**Available records:**
━━━
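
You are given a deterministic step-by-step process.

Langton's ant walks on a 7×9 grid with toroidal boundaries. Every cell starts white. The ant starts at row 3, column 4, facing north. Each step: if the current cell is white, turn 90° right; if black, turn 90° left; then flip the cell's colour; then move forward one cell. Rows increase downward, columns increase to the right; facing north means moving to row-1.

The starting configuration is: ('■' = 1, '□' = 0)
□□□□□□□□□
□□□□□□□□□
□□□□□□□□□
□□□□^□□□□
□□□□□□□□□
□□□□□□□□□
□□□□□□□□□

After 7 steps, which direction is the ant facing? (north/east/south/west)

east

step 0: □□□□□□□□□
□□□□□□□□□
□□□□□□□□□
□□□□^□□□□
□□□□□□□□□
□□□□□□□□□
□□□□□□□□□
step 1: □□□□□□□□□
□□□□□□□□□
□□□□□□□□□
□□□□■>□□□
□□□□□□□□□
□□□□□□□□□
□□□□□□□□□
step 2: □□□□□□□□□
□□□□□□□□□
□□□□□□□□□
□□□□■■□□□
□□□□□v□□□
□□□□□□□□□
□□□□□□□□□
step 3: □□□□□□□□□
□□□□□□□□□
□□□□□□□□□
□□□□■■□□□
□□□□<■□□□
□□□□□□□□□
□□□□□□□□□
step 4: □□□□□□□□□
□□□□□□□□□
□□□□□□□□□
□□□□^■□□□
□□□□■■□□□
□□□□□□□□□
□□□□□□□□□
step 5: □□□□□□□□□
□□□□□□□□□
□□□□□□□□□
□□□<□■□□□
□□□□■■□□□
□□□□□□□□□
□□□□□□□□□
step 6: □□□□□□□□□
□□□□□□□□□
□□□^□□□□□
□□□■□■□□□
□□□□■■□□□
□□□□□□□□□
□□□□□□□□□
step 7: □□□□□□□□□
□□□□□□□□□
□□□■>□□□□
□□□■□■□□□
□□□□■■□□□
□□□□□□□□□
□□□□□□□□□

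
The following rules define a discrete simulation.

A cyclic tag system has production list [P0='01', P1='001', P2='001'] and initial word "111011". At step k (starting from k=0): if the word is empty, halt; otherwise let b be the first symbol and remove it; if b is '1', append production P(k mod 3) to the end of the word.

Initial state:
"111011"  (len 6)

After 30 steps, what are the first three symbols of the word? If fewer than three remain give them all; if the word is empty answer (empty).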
━━━
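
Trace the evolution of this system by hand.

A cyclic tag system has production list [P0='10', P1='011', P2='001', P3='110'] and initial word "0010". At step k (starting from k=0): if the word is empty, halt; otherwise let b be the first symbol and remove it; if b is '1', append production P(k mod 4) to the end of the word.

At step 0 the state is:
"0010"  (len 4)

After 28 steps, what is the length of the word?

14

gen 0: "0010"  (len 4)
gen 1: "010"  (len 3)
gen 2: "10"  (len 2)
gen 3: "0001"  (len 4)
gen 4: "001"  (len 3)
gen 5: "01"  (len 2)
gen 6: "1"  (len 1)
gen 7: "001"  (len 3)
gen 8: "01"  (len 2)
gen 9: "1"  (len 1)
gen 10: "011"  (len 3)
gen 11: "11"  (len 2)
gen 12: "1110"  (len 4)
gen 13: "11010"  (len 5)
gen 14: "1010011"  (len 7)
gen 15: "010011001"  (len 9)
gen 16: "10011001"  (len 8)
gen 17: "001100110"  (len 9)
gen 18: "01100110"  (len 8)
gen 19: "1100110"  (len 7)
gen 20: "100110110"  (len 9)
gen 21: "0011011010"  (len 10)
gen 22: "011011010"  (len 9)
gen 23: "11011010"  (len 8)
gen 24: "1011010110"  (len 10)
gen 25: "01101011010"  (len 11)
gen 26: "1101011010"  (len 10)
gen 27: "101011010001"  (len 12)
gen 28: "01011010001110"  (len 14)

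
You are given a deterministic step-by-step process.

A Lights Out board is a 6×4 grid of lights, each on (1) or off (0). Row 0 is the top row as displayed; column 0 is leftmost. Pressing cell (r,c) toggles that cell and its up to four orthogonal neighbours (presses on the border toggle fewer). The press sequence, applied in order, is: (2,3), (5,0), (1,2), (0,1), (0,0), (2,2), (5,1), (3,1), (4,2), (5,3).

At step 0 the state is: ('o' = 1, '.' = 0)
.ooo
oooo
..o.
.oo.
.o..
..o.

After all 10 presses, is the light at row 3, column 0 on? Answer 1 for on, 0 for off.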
━━━
**Task to carry out:**
What lines in the data hold the word "empty"? Return them.

**Response to the exercise:**
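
A cyclic tag system has production list [P0='01', P1='001', P2='001'] and initial word "111011". At step k (starting from k=0): if the word is empty, halt; otherwise let b be the first symbol and remove it; if b is '1', append production P(k mod 3) to the end of the word.
After 30 steps, what are the first three symbols of the word? If fewer than three remain give them all; if the word is empty answer (empty).
A cyclic tag system has production list [P0='10', P1='011', P2='001', P3='110'] and initial word "0010". At step k (starting from k=0): if the word is empty, halt; otherwise let b be the first symbol and remove it; if b is '1', append production P(k mod 4) to the end of the word.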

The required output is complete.